WHAT IS REQUIRED: Find the word "table" below. Copy each line that has it.

LISTED RECORDS Block Start

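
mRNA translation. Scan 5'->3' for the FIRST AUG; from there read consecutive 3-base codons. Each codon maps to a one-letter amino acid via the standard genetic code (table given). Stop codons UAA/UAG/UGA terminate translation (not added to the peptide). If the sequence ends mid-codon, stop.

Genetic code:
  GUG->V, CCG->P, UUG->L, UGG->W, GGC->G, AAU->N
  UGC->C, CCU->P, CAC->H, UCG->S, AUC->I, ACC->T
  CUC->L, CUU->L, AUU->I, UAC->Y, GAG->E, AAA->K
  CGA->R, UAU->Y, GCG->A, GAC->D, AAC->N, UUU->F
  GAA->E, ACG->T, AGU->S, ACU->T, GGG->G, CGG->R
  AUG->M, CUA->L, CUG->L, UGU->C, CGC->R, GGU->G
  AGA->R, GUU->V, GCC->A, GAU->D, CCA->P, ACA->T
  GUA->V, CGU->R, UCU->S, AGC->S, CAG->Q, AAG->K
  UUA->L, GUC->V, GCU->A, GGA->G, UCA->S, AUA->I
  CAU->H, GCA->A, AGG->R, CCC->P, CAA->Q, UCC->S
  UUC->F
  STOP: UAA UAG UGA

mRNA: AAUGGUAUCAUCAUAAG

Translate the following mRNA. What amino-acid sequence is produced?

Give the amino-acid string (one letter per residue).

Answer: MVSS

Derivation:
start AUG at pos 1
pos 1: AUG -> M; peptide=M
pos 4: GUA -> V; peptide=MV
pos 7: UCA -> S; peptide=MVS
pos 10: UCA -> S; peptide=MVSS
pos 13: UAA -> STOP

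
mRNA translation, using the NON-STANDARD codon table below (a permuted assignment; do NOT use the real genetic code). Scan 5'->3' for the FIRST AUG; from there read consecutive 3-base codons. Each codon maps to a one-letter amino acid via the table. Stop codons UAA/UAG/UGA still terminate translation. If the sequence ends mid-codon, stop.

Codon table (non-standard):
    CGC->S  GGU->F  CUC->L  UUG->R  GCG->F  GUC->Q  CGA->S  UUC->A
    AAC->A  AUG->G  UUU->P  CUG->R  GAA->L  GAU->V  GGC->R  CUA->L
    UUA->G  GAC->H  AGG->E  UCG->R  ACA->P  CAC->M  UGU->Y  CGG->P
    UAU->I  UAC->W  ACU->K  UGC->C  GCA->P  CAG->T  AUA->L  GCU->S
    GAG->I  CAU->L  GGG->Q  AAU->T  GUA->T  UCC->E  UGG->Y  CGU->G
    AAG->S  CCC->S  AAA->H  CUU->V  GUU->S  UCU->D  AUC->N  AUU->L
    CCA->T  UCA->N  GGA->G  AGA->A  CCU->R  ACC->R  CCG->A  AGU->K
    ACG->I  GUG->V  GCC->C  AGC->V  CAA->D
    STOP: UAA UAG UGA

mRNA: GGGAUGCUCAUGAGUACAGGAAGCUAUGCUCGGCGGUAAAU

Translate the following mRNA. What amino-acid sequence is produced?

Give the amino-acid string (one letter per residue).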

LISTED RECORDS Block End

RESPONSE BELOW:
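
mRNA translation. Scan 5'->3' for the FIRST AUG; from there read consecutive 3-base codons. Each codon maps to a one-letter amino acid via the standard genetic code (table given). Stop codons UAA/UAG/UGA terminate translation (not added to the peptide). If the sequence ends mid-codon, stop.
mRNA translation, using the NON-STANDARD codon table below (a permuted assignment; do NOT use the real genetic code). Scan 5'->3' for the FIRST AUG; from there read consecutive 3-base codons. Each codon maps to a one-letter amino acid via the table. Stop codons UAA/UAG/UGA still terminate translation. If the sequence ends mid-codon, stop.
Codon table (non-standard):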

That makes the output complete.